### Material to process
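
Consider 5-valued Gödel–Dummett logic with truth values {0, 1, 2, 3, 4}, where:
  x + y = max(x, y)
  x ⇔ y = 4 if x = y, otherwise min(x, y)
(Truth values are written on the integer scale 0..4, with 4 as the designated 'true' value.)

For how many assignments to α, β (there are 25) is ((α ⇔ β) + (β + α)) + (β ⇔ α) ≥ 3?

value 4: 13 assignments (counts)
value 3: 6 assignments (counts)
value 2: 4 assignments
value 1: 2 assignments
So 19 of the 25 assignments meet the threshold.

19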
######
§ Instructions to follow
Scan the lines above for the word "with" and copy every one where it occurs.

§ Solution for this problem
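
Consider 5-valued Gödel–Dummett logic with truth values {0, 1, 2, 3, 4}, where:
(Truth values are written on the integer scale 0..4, with 4 as the designated 'true' value.)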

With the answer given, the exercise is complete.